[Saved entries]

-------

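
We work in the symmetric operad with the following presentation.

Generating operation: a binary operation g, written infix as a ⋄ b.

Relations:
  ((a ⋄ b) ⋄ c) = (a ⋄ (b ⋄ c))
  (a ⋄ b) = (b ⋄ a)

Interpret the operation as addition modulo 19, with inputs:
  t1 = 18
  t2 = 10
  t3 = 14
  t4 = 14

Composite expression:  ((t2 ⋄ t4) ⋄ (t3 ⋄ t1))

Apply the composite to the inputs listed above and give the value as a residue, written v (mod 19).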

-------

WHAT THIS TASK INVOLVES:
Could you output every record above exactly as written?

RESPONSE AREA:
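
We work in the symmetric operad with the following presentation.

Generating operation: a binary operation g, written infix as a ⋄ b.

Relations:
  ((a ⋄ b) ⋄ c) = (a ⋄ (b ⋄ c))
  (a ⋄ b) = (b ⋄ a)

Interpret the operation as addition modulo 19, with inputs:
  t1 = 18
  t2 = 10
  t3 = 14
  t4 = 14

Composite expression:  ((t2 ⋄ t4) ⋄ (t3 ⋄ t1))

Apply the composite to the inputs listed above and give the value as a residue, written v (mod 19).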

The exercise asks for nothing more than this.